PROBLEM DETAILS:
Give back only the lines in the records below from the one with "- feedback loop" to the one with "F7(s) = (-1)/(s^2 + s - 2)", both inclusive, word for word.

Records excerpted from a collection
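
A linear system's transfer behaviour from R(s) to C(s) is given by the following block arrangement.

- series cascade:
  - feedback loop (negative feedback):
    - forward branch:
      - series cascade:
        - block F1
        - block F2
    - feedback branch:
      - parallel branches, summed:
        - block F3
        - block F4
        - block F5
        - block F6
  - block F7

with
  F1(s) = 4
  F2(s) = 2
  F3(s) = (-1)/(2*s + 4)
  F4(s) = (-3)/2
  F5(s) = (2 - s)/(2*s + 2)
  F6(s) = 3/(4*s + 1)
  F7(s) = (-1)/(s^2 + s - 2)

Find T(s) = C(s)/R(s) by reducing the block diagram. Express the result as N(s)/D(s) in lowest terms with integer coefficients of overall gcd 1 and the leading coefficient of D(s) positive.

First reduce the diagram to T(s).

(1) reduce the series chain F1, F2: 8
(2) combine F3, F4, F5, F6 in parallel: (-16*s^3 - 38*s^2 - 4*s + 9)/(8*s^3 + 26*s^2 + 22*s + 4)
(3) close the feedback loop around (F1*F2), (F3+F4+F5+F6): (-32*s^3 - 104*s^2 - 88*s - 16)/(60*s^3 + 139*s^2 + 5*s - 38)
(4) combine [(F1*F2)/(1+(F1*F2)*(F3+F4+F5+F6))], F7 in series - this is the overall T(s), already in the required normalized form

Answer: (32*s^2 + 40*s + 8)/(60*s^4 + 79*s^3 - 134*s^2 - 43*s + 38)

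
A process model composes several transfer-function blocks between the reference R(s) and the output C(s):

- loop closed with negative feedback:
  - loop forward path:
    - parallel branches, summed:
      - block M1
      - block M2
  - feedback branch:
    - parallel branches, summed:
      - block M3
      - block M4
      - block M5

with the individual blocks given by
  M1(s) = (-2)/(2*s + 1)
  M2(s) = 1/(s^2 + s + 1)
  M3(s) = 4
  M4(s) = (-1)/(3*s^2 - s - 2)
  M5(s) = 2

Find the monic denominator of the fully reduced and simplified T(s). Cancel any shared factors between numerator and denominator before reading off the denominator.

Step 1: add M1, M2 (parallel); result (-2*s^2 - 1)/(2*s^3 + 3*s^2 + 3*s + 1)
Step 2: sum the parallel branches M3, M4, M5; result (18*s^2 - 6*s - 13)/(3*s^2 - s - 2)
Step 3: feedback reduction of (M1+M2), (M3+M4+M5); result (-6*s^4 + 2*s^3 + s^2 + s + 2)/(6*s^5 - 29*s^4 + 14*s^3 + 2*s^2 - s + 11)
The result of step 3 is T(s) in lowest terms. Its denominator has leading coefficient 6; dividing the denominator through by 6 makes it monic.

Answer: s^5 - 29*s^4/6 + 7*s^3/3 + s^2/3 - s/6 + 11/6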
==
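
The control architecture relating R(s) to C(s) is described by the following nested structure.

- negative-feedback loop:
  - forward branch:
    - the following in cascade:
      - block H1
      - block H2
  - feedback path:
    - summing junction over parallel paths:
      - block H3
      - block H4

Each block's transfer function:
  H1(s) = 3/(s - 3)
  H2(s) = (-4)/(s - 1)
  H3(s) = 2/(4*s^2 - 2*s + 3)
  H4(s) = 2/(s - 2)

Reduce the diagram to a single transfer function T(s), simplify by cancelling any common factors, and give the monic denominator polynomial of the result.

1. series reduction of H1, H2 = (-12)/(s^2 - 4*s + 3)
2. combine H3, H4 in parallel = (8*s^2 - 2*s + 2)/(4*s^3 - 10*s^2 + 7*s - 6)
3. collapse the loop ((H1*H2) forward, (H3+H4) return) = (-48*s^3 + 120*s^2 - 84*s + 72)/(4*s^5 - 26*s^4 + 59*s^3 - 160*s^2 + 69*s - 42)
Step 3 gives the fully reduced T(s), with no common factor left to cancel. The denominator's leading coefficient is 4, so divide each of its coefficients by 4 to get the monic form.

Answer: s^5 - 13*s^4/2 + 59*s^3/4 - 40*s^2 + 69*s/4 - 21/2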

SOLUTION FOR THIS PROBLEM:
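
  - feedback loop (negative feedback):
    - forward branch:
      - series cascade:
        - block F1
        - block F2
    - feedback branch:
      - parallel branches, summed:
        - block F3
        - block F4
        - block F5
        - block F6
  - block F7

with
  F1(s) = 4
  F2(s) = 2
  F3(s) = (-1)/(2*s + 4)
  F4(s) = (-3)/2
  F5(s) = (2 - s)/(2*s + 2)
  F6(s) = 3/(4*s + 1)
  F7(s) = (-1)/(s^2 + s - 2)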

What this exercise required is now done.